Dataset entries:

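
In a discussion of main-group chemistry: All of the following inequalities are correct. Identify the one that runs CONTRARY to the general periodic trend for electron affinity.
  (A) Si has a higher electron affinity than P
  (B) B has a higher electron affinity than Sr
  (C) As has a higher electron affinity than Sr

The general trend: electron affinity increases across a period and decreases down a group.
(A) Si (period 3, group 14) vs P (period 3, group 15): the stated order contradicts the simple trend.
(B) B (period 2, group 13) vs Sr (period 5, group 2): the stated order agrees with the simple trend.
(C) As (period 4, group 15) vs Sr (period 5, group 2): the stated order agrees with the simple trend.
The exception is (A): adding an electron to P's half-filled 3p³ is unfavourable, so Si (3p²) has the more exothermic EA.

(A)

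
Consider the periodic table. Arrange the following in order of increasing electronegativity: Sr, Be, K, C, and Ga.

K, Sr, Be, Ga, C

Be is in period 2, group 2; C is in period 2, group 14; K is in period 4, group 1; Ga is in period 4, group 13; Sr is in period 5, group 2.
EN rises left→right (higher Z_eff, smaller atoms) and falls top→bottom (larger, more shielded atoms).
These span different periods and groups, so the two trends combine.
Sr > K: period and group pull opposite ways; the across-period shift dominates (0.95 vs 0.82).
Be > Sr: they share group 2; the group trend gives Be the larger value.
Ga > Be: period and group pull opposite ways; the across-period shift dominates (1.81 vs 1.57).
C > Ga: relative to Ga, both the across-period and down-group shifts push C's electronegativity up.
For reference (Pauling): Be 1.57, C 2.55, K 0.82, Ga 1.81, Sr 0.95.
So from lowest to highest: K < Sr < Be < Ga < C.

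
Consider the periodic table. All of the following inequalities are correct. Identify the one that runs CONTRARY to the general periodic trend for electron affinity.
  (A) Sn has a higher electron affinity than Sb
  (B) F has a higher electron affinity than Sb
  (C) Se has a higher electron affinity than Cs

The general trend: electron affinity increases across a period and decreases down a group.
(A) Sn (period 5, group 14) vs Sb (period 5, group 15): the stated order contradicts the simple trend.
(B) F (period 2, group 17) vs Sb (period 5, group 15): the stated order agrees with the simple trend.
(C) Se (period 4, group 16) vs Cs (period 6, group 1): the stated order agrees with the simple trend.
The exception is (A): adding an electron to Sb's half-filled 5p³ is unfavourable, so Sn has the more exothermic EA.

(A)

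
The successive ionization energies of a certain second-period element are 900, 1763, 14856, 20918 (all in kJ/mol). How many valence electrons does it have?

2

Look for the largest jump between consecutive ionization energies: IE3/IE2 ≈ 8.4, far larger than any earlier ratio.
That jump marks the point where a core electron is being removed. So the atom has 2 valence electrons.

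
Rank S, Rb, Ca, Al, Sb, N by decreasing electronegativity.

Electronegativity increases across a period and decreases down a group, tracking effective nuclear charge and atomic size.
Here both period and group differ, so the two effects have to be weighed against each other.
Ca > Rb: both effects reinforce here, so Ca is clearly the higher of the two.
Al > Ca: both effects reinforce here, so Al is clearly the higher of the two.
Sb > Al: period and group pull opposite ways; the across-period shift dominates (2.05 vs 1.61).
S > Sb: both effects reinforce here, so S is clearly the higher of the two.
N > S: the two effects oppose for this pair; the down-group effect wins (3.04 vs 2.58).
Approximate values (Pauling): N 3.04, Al 1.61, S 2.58, Ca 1.00, Rb 0.82, Sb 2.05.
So from highest to lowest: N > S > Sb > Al > Ca > Rb.

N > S > Sb > Al > Ca > Rb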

▶ [TASK PROMPT]
Every entry must be output again exactly as it was given.

▶ [RESPONSE BOX]
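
In a discussion of main-group chemistry: All of the following inequalities are correct. Identify the one that runs CONTRARY to the general periodic trend for electron affinity.
  (A) Si has a higher electron affinity than P
  (B) B has a higher electron affinity than Sr
  (C) As has a higher electron affinity than Sr

The general trend: electron affinity increases across a period and decreases down a group.
(A) Si (period 3, group 14) vs P (period 3, group 15): the stated order contradicts the simple trend.
(B) B (period 2, group 13) vs Sr (period 5, group 2): the stated order agrees with the simple trend.
(C) As (period 4, group 15) vs Sr (period 5, group 2): the stated order agrees with the simple trend.
The exception is (A): adding an electron to P's half-filled 3p³ is unfavourable, so Si (3p²) has the more exothermic EA.

(A)

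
Consider the periodic table. Arrange the following in order of increasing electronegativity: Sr, Be, K, C, and Ga.

K, Sr, Be, Ga, C

Be is in period 2, group 2; C is in period 2, group 14; K is in period 4, group 1; Ga is in period 4, group 13; Sr is in period 5, group 2.
EN rises left→right (higher Z_eff, smaller atoms) and falls top→bottom (larger, more shielded atoms).
These span different periods and groups, so the two trends combine.
Sr > K: period and group pull opposite ways; the across-period shift dominates (0.95 vs 0.82).
Be > Sr: they share group 2; the group trend gives Be the larger value.
Ga > Be: period and group pull opposite ways; the across-period shift dominates (1.81 vs 1.57).
C > Ga: relative to Ga, both the across-period and down-group shifts push C's electronegativity up.
For reference (Pauling): Be 1.57, C 2.55, K 0.82, Ga 1.81, Sr 0.95.
So from lowest to highest: K < Sr < Be < Ga < C.

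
Consider the periodic table. All of the following inequalities are correct. Identify the one that runs CONTRARY to the general periodic trend for electron affinity.
  (A) Sn has a higher electron affinity than Sb
  (B) F has a higher electron affinity than Sb
  (C) Se has a higher electron affinity than Cs

The general trend: electron affinity increases across a period and decreases down a group.
(A) Sn (period 5, group 14) vs Sb (period 5, group 15): the stated order contradicts the simple trend.
(B) F (period 2, group 17) vs Sb (period 5, group 15): the stated order agrees with the simple trend.
(C) Se (period 4, group 16) vs Cs (period 6, group 1): the stated order agrees with the simple trend.
The exception is (A): adding an electron to Sb's half-filled 5p³ is unfavourable, so Sn has the more exothermic EA.

(A)

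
The successive ionization energies of a certain second-period element are 900, 1763, 14856, 20918 (all in kJ/mol). How many valence electrons does it have?

2

Look for the largest jump between consecutive ionization energies: IE3/IE2 ≈ 8.4, far larger than any earlier ratio.
That jump marks the point where a core electron is being removed. So the atom has 2 valence electrons.

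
Rank S, Rb, Ca, Al, Sb, N by decreasing electronegativity.

Electronegativity increases across a period and decreases down a group, tracking effective nuclear charge and atomic size.
Here both period and group differ, so the two effects have to be weighed against each other.
Ca > Rb: both effects reinforce here, so Ca is clearly the higher of the two.
Al > Ca: both effects reinforce here, so Al is clearly the higher of the two.
Sb > Al: period and group pull opposite ways; the across-period shift dominates (2.05 vs 1.61).
S > Sb: both effects reinforce here, so S is clearly the higher of the two.
N > S: the two effects oppose for this pair; the down-group effect wins (3.04 vs 2.58).
Approximate values (Pauling): N 3.04, Al 1.61, S 2.58, Ca 1.00, Rb 0.82, Sb 2.05.
So from highest to lowest: N > S > Sb > Al > Ca > Rb.

N > S > Sb > Al > Ca > Rb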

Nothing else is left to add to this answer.